» Collected data:

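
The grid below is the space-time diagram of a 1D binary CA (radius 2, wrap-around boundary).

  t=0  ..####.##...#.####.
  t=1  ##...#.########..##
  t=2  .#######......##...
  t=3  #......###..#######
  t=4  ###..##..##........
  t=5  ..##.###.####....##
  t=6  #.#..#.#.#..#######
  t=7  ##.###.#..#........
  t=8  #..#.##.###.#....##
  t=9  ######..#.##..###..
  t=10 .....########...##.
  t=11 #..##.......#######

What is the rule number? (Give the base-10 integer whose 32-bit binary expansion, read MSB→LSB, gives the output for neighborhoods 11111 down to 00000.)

  #####|.  b31=0 t=1,i=9
  ####.|.  b30=0 t=0,i=4
  ###.#|#  b29=1 t=0,i=5
  ###..|#  b28=1 t=0,i=17
  ##.##|.  b27=0 t=0,i=6
  ##.#.|#  b26=1 t=6,i=1
  ##..#|#  b25=1 t=1,i=15
  ##...|#  b24=1 t=0,i=9
  #.###|#  b23=1 t=0,i=14
  #.##.|#  b22=1 t=0,i=7
  #.#.#|#  b21=1 t=6,i=7
  #.#..|.  b20=0 t=6,i=2
  #..##|.  b19=0 t=1,i=16
  #..#.|#  b18=1 t=6,i=4
  #...#|#  b17=1 t=0,i=0
  #....|#  b16=1 t=2,i=9
  .####|.  b15=0 t=0,i=3
  .###.|.  b14=0 t=3,i=8
  .##.#|.  b13=0 t=5,i=3
  .##..|#  b12=1 t=0,i=8
  .#.##|#  b11=1 t=0,i=13
  .#.#.|.  b10=0 t=6,i=6
  .#..#|#  b9=1 t=6,i=3
  .#...|.  b8=0 t=7,i=11
  ..###|.  b7=0 t=0,i=2
  ..##.|#  b6=1 t=2,i=14
  ..#.#|#  b5=1 t=0,i=12
  ..#..|#  b4=1 t=7,i=10
  ...##|#  b3=1 t=0,i=1
  ...#.|#  b2=1 t=0,i=11
  ....#|#  b1=1 t=2,i=12
  .....|.  b0=0 t=2,i=10
  bits 00110111111001110001101001111110 = 937892478

937892478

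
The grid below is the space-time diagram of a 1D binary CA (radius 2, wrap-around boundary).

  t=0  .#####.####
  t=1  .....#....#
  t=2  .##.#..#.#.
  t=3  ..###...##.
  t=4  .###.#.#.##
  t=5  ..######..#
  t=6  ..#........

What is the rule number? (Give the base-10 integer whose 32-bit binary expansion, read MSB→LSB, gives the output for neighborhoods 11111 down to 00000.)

623998093

  nb #####: next=.  (t=0,i=3, bit31=0)
  nb ####.: next=.  (t=0,i=4, bit30=0)
  nb ###.#: next=#  (t=0,i=5, bit29=1)
  nb ###..: next=.  (t=3,i=4, bit28=0)
  nb ##.##: next=.  (t=0,i=0, bit27=0)
  nb ##.#.: next=#  (t=2,i=3, bit26=1)
  nb ##..#: next=.  (t=5,i=8, bit25=0)
  nb ##...: next=#  (t=3,i=5, bit24=1)
  nb #.###: next=.  (t=0,i=1, bit23=0)
  nb #.##.: next=.  (t=4,i=9, bit22=0)
  nb #.#.#: next=#  (t=4,i=5, bit21=1)
  nb #.#..: next=#  (t=2,i=4, bit20=1)
  nb #..##: next=.  (t=2,i=0, bit19=0)
  nb #..#.: next=.  (t=2,i=6, bit18=0)
  nb #...#: next=.  (t=3,i=0, bit17=0)
  nb #....: next=#  (t=1,i=1, bit16=1)
  nb .####: next=.  (t=0,i=2, bit15=0)
  nb .###.: next=#  (t=3,i=3, bit14=1)
  nb .##.#: next=#  (t=2,i=2, bit13=1)
  nb .##..: next=#  (t=3,i=9, bit12=1)
  nb .#.##: next=.  (t=4,i=8, bit11=0)
  nb .#.#.: next=#  (t=2,i=8, bit10=1)
  nb .#..#: next=.  (t=2,i=5, bit9=0)
  nb .#...: next=.  (t=1,i=0, bit8=0)
  nb ..###: next=#  (t=3,i=2, bit7=1)
  nb ..##.: next=.  (t=2,i=1, bit6=0)
  nb ..#.#: next=.  (t=2,i=7, bit5=0)
  nb ..#..: next=.  (t=1,i=5, bit4=0)
  nb ...##: next=#  (t=3,i=1, bit3=1)
  nb ...#.: next=#  (t=1,i=4, bit2=1)
  nb ....#: next=.  (t=1,i=3, bit1=0)
  nb .....: next=#  (t=1,i=2, bit0=1)
  bits 00100101001100010111010010001101 = 623998093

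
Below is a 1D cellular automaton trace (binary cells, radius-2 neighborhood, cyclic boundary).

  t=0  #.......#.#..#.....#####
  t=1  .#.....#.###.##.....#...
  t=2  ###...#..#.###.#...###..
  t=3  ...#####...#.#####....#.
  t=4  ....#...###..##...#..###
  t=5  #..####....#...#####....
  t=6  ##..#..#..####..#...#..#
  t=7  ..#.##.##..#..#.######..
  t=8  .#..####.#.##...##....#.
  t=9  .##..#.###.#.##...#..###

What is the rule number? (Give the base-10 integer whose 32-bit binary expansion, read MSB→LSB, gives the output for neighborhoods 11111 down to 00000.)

804431636

  nb #####: next=.  (t=0,i=21, bit31=0)
  nb ####.: next=.  (t=0,i=23, bit30=0)
  nb ###.#: next=#  (t=1,i=11, bit29=1)
  nb ###..: next=.  (t=0,i=0, bit28=0)
  nb ##.##: next=#  (t=1,i=12, bit27=1)
  nb ##.#.: next=#  (t=2,i=14, bit26=1)
  nb ##..#: next=#  (t=2,i=22, bit25=1)
  nb ##...: next=#  (t=0,i=1, bit24=1)
  nb #.###: next=#  (t=1,i=9, bit23=1)
  nb #.##.: next=#  (t=1,i=13, bit22=1)
  nb #.#.#: next=#  (t=8,i=9, bit21=1)
  nb #.#..: next=#  (t=0,i=10, bit20=1)
  nb #..##: next=.  (t=2,i=23, bit19=0)
  nb #..#.: next=.  (t=0,i=12, bit18=0)
  nb #...#: next=#  (t=2,i=4, bit17=1)
  nb #....: next=.  (t=0,i=2, bit16=0)
  nb .####: next=#  (t=0,i=20, bit15=1)
  nb .###.: next=.  (t=1,i=10, bit14=0)
  nb .##.#: next=#  (t=7,i=5, bit13=1)
  nb .##..: next=.  (t=1,i=14, bit12=0)
  nb .#.##: next=.  (t=1,i=8, bit11=0)
  nb .#.#.: next=#  (t=0,i=9, bit10=1)
  nb .#..#: next=#  (t=0,i=11, bit9=1)
  nb .#...: next=#  (t=0,i=14, bit8=1)
  nb ..###: next=.  (t=0,i=19, bit7=0)
  nb ..##.: next=.  (t=4,i=13, bit6=0)
  nb ..#.#: next=.  (t=0,i=8, bit5=0)
  nb ..#..: next=#  (t=0,i=13, bit4=1)
  nb ...##: next=.  (t=0,i=18, bit3=0)
  nb ...#.: next=#  (t=0,i=7, bit2=1)
  nb ....#: next=.  (t=0,i=6, bit1=0)
  nb .....: next=.  (t=0,i=3, bit0=0)
  bits 00101111111100101010011100010100 = 804431636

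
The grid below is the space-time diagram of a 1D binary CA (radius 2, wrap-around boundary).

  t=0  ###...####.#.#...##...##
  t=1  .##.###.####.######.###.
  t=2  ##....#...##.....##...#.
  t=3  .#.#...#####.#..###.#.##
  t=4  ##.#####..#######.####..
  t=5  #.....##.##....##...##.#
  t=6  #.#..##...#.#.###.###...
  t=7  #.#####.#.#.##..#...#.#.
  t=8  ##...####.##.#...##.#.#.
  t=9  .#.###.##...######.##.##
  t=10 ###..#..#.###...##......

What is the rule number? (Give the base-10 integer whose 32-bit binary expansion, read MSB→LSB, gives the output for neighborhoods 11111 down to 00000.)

  nb #####: next=.  (t=0,i=0, bit31=0)
  nb ####.: next=#  (t=0,i=1, bit30=1)
  nb ###.#: next=#  (t=0,i=9, bit29=1)
  nb ###..: next=#  (t=0,i=2, bit28=1)
  nb ##.##: next=.  (t=1,i=3, bit27=0)
  nb ##.#.: next=#  (t=0,i=10, bit26=1)
  nb ##..#: next=.  (t=1,i=23, bit25=0)
  nb ##...: next=.  (t=0,i=3, bit24=0)
  nb #.###: next=.  (t=1,i=4, bit23=0)
  nb #.##.: next=.  (t=2,i=0, bit22=0)
  nb #.#.#: next=#  (t=0,i=11, bit21=1)
  nb #.#..: next=#  (t=0,i=13, bit20=1)
  nb #..##: next=#  (t=1,i=0, bit19=1)
  nb #..#.: next=.  (t=7,i=15, bit18=0)
  nb #...#: next=#  (t=0,i=4, bit17=1)
  nb #....: next=#  (t=2,i=3, bit16=1)
  nb .####: next=.  (t=0,i=7, bit15=0)
  nb .###.: next=.  (t=1,i=5, bit14=0)
  nb .##.#: next=.  (t=1,i=2, bit13=0)
  nb .##..: next=#  (t=0,i=18, bit12=1)
  nb .#.##: next=#  (t=2,i=23, bit11=1)
  nb .#.#.: next=.  (t=0,i=12, bit10=0)
  nb .#..#: next=#  (t=3,i=14, bit9=1)
  nb .#...: next=#  (t=0,i=14, bit8=1)
  nb ..###: next=#  (t=0,i=6, bit7=1)
  nb ..##.: next=#  (t=0,i=17, bit6=1)
  nb ..#.#: next=#  (t=2,i=22, bit5=1)
  nb ..#..: next=.  (t=2,i=6, bit4=0)
  nb ...##: next=#  (t=0,i=5, bit3=1)
  nb ...#.: next=.  (t=2,i=5, bit2=0)
  nb ....#: next=.  (t=2,i=4, bit1=0)
  nb .....: next=.  (t=2,i=14, bit0=0)
  bits 01110100001110110001101111101000 = 1950030824

1950030824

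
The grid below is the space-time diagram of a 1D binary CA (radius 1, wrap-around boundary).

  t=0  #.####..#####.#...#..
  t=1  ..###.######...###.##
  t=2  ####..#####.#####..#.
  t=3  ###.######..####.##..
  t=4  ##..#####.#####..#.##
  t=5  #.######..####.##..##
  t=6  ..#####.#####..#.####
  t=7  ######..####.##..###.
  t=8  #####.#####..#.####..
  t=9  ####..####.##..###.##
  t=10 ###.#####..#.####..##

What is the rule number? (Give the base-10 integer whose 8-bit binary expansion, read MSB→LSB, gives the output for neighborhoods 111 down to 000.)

  [7] ### => #  t=0,i=3
  [6] ##. => .  t=0,i=5
  [5] #.# => .  t=0,i=1
  [4] #.. => #  t=0,i=6
  [3] .## => #  t=0,i=2
  [2] .#. => .  t=0,i=0
  [1] ..# => #  t=0,i=7
  [0] ... => #  t=0,i=16
  bits 10011011 = 155

155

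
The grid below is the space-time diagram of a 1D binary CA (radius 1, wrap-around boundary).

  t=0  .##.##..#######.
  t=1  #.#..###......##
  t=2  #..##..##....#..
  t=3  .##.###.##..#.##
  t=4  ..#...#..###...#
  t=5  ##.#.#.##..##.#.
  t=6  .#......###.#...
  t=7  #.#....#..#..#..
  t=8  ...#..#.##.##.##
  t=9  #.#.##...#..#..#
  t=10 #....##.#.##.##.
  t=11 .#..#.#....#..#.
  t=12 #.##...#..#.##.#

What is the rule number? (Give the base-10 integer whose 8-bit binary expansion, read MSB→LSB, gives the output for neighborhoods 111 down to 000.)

  nb ###: next=.  (t=0,i=9, bit7=0)
  nb ##.: next=#  (t=0,i=2, bit6=1)
  nb #.#: next=.  (t=0,i=3, bit5=0)
  nb #..: next=#  (t=0,i=6, bit4=1)
  nb .##: next=.  (t=0,i=1, bit3=0)
  nb .#.: next=.  (t=1,i=2, bit2=0)
  nb ..#: next=#  (t=0,i=0, bit1=1)
  nb ...: next=.  (t=1,i=9, bit0=0)
  bits 01010010 = 82

82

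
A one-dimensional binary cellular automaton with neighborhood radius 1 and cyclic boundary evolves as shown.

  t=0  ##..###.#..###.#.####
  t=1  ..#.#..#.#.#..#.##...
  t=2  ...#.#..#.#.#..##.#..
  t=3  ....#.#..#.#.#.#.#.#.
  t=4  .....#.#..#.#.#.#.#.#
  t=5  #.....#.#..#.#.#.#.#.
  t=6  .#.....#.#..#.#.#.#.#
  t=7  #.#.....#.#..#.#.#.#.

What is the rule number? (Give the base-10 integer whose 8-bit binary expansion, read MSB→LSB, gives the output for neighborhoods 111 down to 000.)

  [7] ### => .  t=0,i=0
  [6] ##. => .  t=0,i=1
  [5] #.# => #  t=0,i=7
  [4] #.. => #  t=0,i=2
  [3] .## => #  t=0,i=4
  [2] .#. => .  t=0,i=8
  [1] ..# => .  t=0,i=3
  [0] ... => .  t=1,i=0
  bits 00111000 = 56

56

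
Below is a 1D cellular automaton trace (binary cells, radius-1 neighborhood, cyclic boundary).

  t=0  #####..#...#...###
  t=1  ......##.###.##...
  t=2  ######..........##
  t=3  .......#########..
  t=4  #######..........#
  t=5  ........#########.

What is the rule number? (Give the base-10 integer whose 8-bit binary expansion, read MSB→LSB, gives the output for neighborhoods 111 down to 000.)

7

  ###|.  b7=0 t=0,i=0
  ##.|.  b6=0 t=0,i=4
  #.#|.  b5=0 t=1,i=8
  #..|.  b4=0 t=0,i=5
  .##|.  b3=0 t=0,i=15
  .#.|#  b2=1 t=0,i=7
  ..#|#  b1=1 t=0,i=6
  ...|#  b0=1 t=0,i=9
  bits 00000111 = 7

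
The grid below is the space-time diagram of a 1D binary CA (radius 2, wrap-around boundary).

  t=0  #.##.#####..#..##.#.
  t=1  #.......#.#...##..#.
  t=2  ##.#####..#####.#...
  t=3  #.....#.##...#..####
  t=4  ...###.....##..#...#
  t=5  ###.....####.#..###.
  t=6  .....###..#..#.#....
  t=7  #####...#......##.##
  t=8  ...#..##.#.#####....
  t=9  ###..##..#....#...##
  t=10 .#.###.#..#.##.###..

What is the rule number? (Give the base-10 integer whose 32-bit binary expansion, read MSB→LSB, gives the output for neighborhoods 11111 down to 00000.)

  ##### -> .   bit 31 = 0  t=0,i=7
  ####. -> #   bit 30 = 1  t=0,i=8
  ###.# -> .   bit 29 = 0  t=2,i=14
  ###.. -> .   bit 28 = 0  t=0,i=9
  ##.## -> .   bit 27 = 0  t=0,i=4
  ##.#. -> .   bit 26 = 0  t=0,i=17
  ##..# -> #   bit 25 = 1  t=0,i=10
  ##... -> .   bit 24 = 0  t=3,i=1
  #.### -> .   bit 23 = 0  t=0,i=5
  #.##. -> .   bit 22 = 0  t=0,i=2
  #.#.# -> #   bit 21 = 1  t=0,i=0
  #.#.. -> #   bit 20 = 1  t=1,i=0
  #..## -> #   bit 19 = 1  t=0,i=14
  #..#. -> .   bit 18 = 0  t=0,i=11
  #...# -> #   bit 17 = 1  t=1,i=12
  #.... -> .   bit 16 = 0  t=1,i=2
  .#### -> .   bit 15 = 0  t=0,i=6
  .###. -> .   bit 14 = 0  t=4,i=4
  .##.# -> .   bit 13 = 0  t=0,i=3
  .##.. -> .   bit 12 = 0  t=1,i=15
  .#.## -> .   bit 11 = 0  t=0,i=1
  .#.#. -> .   bit 10 = 0  t=0,i=19
  .#..# -> .   bit 9 = 0  t=0,i=13
  .#... -> #   bit 8 = 1  t=1,i=1
  ..### -> .   bit 7 = 0  t=2,i=10
  ..##. -> #   bit 6 = 1  t=0,i=15
  ..#.# -> .   bit 5 = 0  t=1,i=8
  ..#.. -> .   bit 4 = 0  t=0,i=12
  ...## -> #   bit 3 = 1  t=1,i=13
  ...#. -> #   bit 2 = 1  t=1,i=7
  ....# -> #   bit 1 = 1  t=1,i=6
  ..... -> #   bit 0 = 1  t=1,i=3
  bits 01000010001110100000000101001111 = 1111097679

1111097679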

» Work to complete: Copy all the lines from the data above that hold the word "cellular".

» Output of the exercise:
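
Below is a 1D cellular automaton trace (binary cells, radius-2 neighborhood, cyclic boundary).
A one-dimensional binary cellular automaton with neighborhood radius 1 and cyclic boundary evolves as shown.
Below is a 1D cellular automaton trace (binary cells, radius-1 neighborhood, cyclic boundary).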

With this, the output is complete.